━━━━━ Recorded data

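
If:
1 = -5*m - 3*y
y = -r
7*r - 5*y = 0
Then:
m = -1/5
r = 0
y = 0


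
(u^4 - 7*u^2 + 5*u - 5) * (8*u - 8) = 8*u^5 - 8*u^4 - 56*u^3 + 96*u^2 - 80*u + 40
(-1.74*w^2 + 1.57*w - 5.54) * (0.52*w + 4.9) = -0.9048*w^3 - 7.7096*w^2 + 4.8122*w - 27.146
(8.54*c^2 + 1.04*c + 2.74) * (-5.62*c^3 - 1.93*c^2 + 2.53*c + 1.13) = -47.9948*c^5 - 22.327*c^4 + 4.2002*c^3 + 6.9932*c^2 + 8.1074*c + 3.0962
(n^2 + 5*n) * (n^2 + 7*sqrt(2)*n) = n^4 + 5*n^3 + 7*sqrt(2)*n^3 + 35*sqrt(2)*n^2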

━━━━━━━━━━

Task instructions: Line by line, the listing above is to be transcribed exactly.

Response box:
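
If:
1 = -5*m - 3*y
y = -r
7*r - 5*y = 0
Then:
m = -1/5
r = 0
y = 0


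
(u^4 - 7*u^2 + 5*u - 5) * (8*u - 8) = 8*u^5 - 8*u^4 - 56*u^3 + 96*u^2 - 80*u + 40
(-1.74*w^2 + 1.57*w - 5.54) * (0.52*w + 4.9) = -0.9048*w^3 - 7.7096*w^2 + 4.8122*w - 27.146
(8.54*c^2 + 1.04*c + 2.74) * (-5.62*c^3 - 1.93*c^2 + 2.53*c + 1.13) = -47.9948*c^5 - 22.327*c^4 + 4.2002*c^3 + 6.9932*c^2 + 8.1074*c + 3.0962
(n^2 + 5*n) * (n^2 + 7*sqrt(2)*n) = n^4 + 5*n^3 + 7*sqrt(2)*n^3 + 35*sqrt(2)*n^2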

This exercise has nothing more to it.